Your task. Among the records that follow, count the lines where "uniform" appears, and state the count by itself.

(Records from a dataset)
BEGIN
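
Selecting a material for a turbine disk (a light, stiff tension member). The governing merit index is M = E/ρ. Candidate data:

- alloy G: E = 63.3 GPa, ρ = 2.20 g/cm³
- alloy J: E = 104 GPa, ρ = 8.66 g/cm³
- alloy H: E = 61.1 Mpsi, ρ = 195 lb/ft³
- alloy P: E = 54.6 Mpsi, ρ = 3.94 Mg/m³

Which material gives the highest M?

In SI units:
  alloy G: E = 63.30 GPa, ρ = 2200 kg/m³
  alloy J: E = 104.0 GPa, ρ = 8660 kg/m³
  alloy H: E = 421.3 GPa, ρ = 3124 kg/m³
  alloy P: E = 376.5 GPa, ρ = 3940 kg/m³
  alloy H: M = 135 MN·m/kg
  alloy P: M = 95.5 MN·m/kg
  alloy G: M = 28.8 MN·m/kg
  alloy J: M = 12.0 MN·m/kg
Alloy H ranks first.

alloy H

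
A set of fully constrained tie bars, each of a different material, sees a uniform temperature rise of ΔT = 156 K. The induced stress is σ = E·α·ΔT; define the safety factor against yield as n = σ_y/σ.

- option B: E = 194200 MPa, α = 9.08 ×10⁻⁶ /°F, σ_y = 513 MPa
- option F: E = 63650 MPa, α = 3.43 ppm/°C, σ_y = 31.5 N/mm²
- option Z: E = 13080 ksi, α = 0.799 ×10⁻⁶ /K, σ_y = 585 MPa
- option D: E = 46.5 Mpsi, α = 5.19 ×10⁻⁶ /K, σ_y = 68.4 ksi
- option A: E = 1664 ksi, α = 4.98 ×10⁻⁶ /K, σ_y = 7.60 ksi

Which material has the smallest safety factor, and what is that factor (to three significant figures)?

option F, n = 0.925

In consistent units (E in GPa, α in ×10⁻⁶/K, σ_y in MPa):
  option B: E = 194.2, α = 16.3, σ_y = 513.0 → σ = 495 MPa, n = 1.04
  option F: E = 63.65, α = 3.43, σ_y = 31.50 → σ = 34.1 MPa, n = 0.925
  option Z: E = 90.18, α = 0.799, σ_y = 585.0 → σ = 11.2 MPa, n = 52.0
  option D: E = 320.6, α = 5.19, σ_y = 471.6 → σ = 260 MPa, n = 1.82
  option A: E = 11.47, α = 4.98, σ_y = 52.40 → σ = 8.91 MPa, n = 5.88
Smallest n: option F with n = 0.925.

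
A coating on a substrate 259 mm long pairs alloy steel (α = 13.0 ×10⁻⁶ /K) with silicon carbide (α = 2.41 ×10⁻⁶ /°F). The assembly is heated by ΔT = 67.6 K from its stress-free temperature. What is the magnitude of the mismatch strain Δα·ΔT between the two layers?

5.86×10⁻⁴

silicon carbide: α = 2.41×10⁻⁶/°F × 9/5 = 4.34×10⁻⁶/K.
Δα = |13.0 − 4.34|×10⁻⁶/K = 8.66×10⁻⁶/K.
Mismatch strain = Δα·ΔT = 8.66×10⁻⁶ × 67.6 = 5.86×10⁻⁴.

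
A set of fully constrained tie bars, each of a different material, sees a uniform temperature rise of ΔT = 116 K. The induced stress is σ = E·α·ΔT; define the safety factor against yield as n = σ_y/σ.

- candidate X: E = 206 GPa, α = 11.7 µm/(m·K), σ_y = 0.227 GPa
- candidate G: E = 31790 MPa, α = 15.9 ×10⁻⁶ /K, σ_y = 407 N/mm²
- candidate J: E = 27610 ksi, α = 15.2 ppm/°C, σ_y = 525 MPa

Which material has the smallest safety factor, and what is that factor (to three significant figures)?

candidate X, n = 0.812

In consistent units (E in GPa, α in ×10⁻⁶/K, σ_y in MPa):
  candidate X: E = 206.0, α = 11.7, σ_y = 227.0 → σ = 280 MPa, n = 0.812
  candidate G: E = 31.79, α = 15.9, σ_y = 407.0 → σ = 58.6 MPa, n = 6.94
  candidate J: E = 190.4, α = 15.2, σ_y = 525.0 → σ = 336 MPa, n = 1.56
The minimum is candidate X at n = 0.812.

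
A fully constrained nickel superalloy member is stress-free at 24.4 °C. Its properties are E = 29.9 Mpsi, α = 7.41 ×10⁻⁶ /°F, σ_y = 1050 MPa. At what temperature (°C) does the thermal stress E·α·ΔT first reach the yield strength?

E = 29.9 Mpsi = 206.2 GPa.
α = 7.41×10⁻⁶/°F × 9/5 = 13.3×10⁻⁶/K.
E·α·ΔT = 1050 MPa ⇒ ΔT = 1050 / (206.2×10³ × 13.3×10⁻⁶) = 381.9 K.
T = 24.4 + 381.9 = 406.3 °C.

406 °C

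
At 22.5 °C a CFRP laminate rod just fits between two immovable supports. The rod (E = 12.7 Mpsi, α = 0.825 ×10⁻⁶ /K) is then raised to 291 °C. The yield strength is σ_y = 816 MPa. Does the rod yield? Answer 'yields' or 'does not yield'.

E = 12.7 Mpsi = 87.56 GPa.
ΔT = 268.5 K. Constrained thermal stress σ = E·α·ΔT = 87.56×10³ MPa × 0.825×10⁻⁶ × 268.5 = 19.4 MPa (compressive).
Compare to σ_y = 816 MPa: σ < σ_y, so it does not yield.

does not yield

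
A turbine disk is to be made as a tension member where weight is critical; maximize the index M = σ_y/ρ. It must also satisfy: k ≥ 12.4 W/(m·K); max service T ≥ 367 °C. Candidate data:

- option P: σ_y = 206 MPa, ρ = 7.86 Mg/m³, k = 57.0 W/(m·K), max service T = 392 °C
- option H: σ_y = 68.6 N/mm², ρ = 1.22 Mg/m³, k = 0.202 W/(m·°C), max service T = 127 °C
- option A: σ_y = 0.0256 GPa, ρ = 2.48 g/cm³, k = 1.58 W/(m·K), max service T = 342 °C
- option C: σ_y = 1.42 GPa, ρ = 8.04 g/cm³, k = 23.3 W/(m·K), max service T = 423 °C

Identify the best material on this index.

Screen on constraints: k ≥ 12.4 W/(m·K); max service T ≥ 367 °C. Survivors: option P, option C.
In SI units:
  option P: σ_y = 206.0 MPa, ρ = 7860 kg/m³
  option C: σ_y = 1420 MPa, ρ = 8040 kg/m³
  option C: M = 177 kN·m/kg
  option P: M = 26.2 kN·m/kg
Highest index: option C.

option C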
END
Result. 2